Records from a collection:
━━━━━━━━━━━━━━━━
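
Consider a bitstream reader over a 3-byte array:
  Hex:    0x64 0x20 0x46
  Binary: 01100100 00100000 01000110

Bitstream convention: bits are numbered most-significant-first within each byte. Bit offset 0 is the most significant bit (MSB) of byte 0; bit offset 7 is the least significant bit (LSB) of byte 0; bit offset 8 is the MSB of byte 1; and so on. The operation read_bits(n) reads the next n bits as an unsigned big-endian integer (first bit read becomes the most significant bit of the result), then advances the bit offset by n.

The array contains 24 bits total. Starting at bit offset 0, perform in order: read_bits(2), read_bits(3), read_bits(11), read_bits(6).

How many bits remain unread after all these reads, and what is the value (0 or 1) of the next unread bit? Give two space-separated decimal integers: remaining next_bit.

Read 1: bits[0:2] width=2 -> value=1 (bin 01); offset now 2 = byte 0 bit 2; 22 bits remain
Read 2: bits[2:5] width=3 -> value=4 (bin 100); offset now 5 = byte 0 bit 5; 19 bits remain
Read 3: bits[5:16] width=11 -> value=1056 (bin 10000100000); offset now 16 = byte 2 bit 0; 8 bits remain
Read 4: bits[16:22] width=6 -> value=17 (bin 010001); offset now 22 = byte 2 bit 6; 2 bits remain

Answer: 2 1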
━━━━━━━━━━━━━━━━
WHAT NEEDS TO BE DONE
The lines to reproduce run from the one that contains "Bitstream convention: bits" through the last line above; copy them exactly.

EXERCISE SOLUTION
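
Bitstream convention: bits are numbered most-significant-first within each byte. Bit offset 0 is the most significant bit (MSB) of byte 0; bit offset 7 is the least significant bit (LSB) of byte 0; bit offset 8 is the MSB of byte 1; and so on. The operation read_bits(n) reads the next n bits as an unsigned big-endian integer (first bit read becomes the most significant bit of the result), then advances the bit offset by n.

The array contains 24 bits total. Starting at bit offset 0, perform in order: read_bits(2), read_bits(3), read_bits(11), read_bits(6).

How many bits remain unread after all these reads, and what is the value (0 or 1) of the next unread bit? Give two space-separated decimal integers: remaining next_bit.

Read 1: bits[0:2] width=2 -> value=1 (bin 01); offset now 2 = byte 0 bit 2; 22 bits remain
Read 2: bits[2:5] width=3 -> value=4 (bin 100); offset now 5 = byte 0 bit 5; 19 bits remain
Read 3: bits[5:16] width=11 -> value=1056 (bin 10000100000); offset now 16 = byte 2 bit 0; 8 bits remain
Read 4: bits[16:22] width=6 -> value=17 (bin 010001); offset now 22 = byte 2 bit 6; 2 bits remain

Answer: 2 1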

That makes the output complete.